* _EXERCISE_:
Only the lines from the first line of the records through the line containing "a7 at (3,3) state=NE" belong in the answer. Copy them exactly.

* _DATA EXTRACT_:
☆ ☆ ☆ ☆
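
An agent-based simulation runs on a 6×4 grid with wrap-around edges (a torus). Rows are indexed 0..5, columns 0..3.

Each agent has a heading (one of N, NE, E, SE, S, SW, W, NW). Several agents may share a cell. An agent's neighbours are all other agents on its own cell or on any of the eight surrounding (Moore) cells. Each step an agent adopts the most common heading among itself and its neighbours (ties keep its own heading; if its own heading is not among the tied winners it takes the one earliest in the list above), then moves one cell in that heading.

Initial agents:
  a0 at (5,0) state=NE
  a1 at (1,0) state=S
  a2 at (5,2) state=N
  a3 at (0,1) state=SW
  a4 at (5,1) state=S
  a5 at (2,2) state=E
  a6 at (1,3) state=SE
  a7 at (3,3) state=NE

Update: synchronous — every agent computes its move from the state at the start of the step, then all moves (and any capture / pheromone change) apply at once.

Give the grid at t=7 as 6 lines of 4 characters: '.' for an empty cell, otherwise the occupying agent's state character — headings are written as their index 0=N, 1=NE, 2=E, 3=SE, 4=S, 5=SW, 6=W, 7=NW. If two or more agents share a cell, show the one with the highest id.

.44.
44..
44..
....
....
....

t=1: a0@(4,1):NE a1@(2,0):S a2@(4,2):N a3@(1,1):S a4@(0,1):S a5@(2,3):E a6@(2,0):SE a7@(2,0):NE
t=2: a0@(3,2):NE a1@(3,0):S a2@(3,2):N a3@(2,1):S a4@(1,1):S a5@(2,0):E a6@(3,0):S a7@(3,0):S
t=3: a0@(2,3):NE a1@(4,0):S a2@(2,2):N a3@(3,1):S a4@(2,1):S a5@(3,0):S a6@(4,0):S a7@(4,0):S
t=4: a0@(1,0):NE a1@(5,0):S a2@(3,2):S a3@(4,1):S a4@(3,1):S a5@(4,0):S a6@(5,0):S a7@(5,0):S
t=5: a0@(0,1):NE a1@(0,0):S a2@(4,2):S a3@(5,1):S a4@(4,1):S a5@(5,0):S a6@(0,0):S a7@(0,0):S
t=6: a0@(1,1):S a1@(1,0):S a2@(5,2):S a3@(0,1):S a4@(5,1):S a5@(0,0):S a6@(1,0):S a7@(1,0):S
t=7: a0@(2,1):S a1@(2,0):S a2@(0,2):S a3@(1,1):S a4@(0,1):S a5@(1,0):S a6@(2,0):S a7@(2,0):S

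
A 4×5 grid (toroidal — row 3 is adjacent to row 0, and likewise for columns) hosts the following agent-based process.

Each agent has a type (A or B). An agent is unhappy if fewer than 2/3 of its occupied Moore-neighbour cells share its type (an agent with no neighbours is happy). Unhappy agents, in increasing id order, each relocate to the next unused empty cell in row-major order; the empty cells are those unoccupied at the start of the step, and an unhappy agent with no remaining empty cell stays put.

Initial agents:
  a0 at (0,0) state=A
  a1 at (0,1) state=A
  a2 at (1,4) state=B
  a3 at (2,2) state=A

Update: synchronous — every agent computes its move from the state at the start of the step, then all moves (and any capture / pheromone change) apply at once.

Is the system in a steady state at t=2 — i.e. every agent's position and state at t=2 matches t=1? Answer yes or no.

t=1: a0@(0,2):A a1@(0,1):A a2@(0,3):B a3@(2,2):A
t=2: a0@(0,0):A a1@(0,1):A a2@(0,4):B a3@(2,2):A

no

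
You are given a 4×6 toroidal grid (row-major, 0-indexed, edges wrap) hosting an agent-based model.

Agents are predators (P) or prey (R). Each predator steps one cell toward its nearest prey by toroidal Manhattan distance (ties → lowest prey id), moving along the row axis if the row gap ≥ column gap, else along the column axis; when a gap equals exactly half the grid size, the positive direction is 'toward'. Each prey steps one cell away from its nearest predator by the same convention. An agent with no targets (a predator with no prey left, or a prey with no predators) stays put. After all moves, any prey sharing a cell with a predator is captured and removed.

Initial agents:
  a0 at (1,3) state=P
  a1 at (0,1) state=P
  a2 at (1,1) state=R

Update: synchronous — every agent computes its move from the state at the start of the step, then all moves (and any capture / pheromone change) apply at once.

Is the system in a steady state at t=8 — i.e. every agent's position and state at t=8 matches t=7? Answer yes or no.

t=1: a0@(1,2):P a1@(1,1):P a2@(2,1):R
t=2: a0@(2,2):P a1@(2,1):P a2@(3,1):R
t=3: a0@(3,2):P a1@(3,1):P a2@(0,1):R
t=4: a0@(0,2):P a1@(0,1):P a2@(1,1):R
t=5: a0@(1,2):P a1@(1,1):P a2@(2,1):R
t=6: a0@(2,2):P a1@(2,1):P a2@(3,1):R
t=7: a0@(3,2):P a1@(3,1):P a2@(0,1):R
t=8: a0@(0,2):P a1@(0,1):P a2@(1,1):R

no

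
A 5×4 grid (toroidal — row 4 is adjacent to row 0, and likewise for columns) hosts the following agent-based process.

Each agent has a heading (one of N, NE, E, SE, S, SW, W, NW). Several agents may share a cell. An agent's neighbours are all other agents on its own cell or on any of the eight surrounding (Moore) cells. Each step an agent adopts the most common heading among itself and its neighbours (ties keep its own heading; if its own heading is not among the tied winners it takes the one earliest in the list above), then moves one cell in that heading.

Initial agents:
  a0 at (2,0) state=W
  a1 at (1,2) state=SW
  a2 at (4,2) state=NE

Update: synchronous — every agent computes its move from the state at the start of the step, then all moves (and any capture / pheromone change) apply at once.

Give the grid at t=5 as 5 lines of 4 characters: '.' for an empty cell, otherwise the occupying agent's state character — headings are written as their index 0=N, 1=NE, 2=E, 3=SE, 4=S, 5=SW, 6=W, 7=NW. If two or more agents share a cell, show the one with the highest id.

t=1: a0@(2,3):W a1@(2,1):SW a2@(3,3):NE
t=2: a0@(2,2):W a1@(3,0):SW a2@(2,0):NE
t=3: a0@(2,1):W a1@(4,3):SW a2@(1,1):NE
t=4: a0@(2,0):W a1@(0,2):SW a2@(0,2):NE
t=5: a0@(2,3):W a1@(1,1):SW a2@(4,3):NE

....
.5..
...6
....
...1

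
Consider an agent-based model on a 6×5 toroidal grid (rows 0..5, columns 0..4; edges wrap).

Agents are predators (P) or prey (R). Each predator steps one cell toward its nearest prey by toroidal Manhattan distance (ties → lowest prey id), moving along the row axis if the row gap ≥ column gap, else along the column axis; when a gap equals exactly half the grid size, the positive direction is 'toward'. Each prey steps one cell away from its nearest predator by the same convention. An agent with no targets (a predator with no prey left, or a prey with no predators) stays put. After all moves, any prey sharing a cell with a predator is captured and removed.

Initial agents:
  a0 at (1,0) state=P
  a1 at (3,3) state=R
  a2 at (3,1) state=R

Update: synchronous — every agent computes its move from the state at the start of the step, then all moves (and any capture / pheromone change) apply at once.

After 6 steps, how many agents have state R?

2

t=1: a0@(2,0):P a1@(4,3):R a2@(4,1):R
t=2: a0@(3,0):P a1@(5,3):R a2@(5,1):R
t=3: a0@(4,0):P a1@(0,3):R a2@(0,1):R
t=4: a0@(5,0):P a1@(1,3):R a2@(1,1):R
t=5: a0@(0,0):P a1@(2,3):R a2@(2,1):R
t=6: a0@(1,0):P a1@(3,3):R a2@(3,1):R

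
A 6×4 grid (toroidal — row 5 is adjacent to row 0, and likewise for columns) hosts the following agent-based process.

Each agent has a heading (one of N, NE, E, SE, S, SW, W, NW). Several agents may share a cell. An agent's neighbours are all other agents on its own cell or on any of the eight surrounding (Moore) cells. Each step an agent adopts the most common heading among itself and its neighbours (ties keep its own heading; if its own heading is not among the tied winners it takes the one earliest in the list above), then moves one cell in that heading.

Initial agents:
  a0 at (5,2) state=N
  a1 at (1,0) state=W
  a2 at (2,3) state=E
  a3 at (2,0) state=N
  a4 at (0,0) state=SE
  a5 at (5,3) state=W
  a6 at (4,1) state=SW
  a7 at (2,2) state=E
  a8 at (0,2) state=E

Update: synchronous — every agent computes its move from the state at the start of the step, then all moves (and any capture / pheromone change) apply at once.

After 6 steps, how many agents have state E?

5

t=1: a0@(4,2):N a1@(1,3):W a2@(2,0):E a3@(1,0):N a4@(0,3):W a5@(5,2):W a6@(5,0):SW a7@(2,3):E a8@(0,3):E
t=2: a0@(3,2):N a1@(1,0):E a2@(2,1):E a3@(1,1):E a4@(0,2):W a5@(5,1):W a6@(0,3):SW a7@(2,0):E a8@(0,2):W
t=3: a0@(2,2):N a1@(1,1):E a2@(2,2):E a3@(1,2):E a4@(0,1):W a5@(5,0):W a6@(0,2):W a7@(2,1):E a8@(0,1):W
t=4: a0@(2,3):E a1@(1,2):E a2@(2,3):E a3@(1,3):E a4@(0,0):W a5@(5,3):W a6@(0,1):W a7@(2,2):E a8@(0,0):W
t=5: a0@(2,0):E a1@(1,3):E a2@(2,0):E a3@(1,0):E a4@(0,3):W a5@(5,2):W a6@(0,0):W a7@(2,3):E a8@(0,3):W
t=6: a0@(2,1):E a1@(1,0):E a2@(2,1):E a3@(1,1):E a4@(0,2):W a5@(5,1):W a6@(0,3):W a7@(2,0):E a8@(0,2):W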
☆ ☆ ☆ ☆
* _SOLUTION TO THE PROBLEM_:
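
An agent-based simulation runs on a 6×4 grid with wrap-around edges (a torus). Rows are indexed 0..5, columns 0..3.

Each agent has a heading (one of N, NE, E, SE, S, SW, W, NW). Several agents may share a cell. An agent's neighbours are all other agents on its own cell or on any of the eight surrounding (Moore) cells. Each step an agent adopts the most common heading among itself and its neighbours (ties keep its own heading; if its own heading is not among the tied winners it takes the one earliest in the list above), then moves one cell in that heading.

Initial agents:
  a0 at (5,0) state=NE
  a1 at (1,0) state=S
  a2 at (5,2) state=N
  a3 at (0,1) state=SW
  a4 at (5,1) state=S
  a5 at (2,2) state=E
  a6 at (1,3) state=SE
  a7 at (3,3) state=NE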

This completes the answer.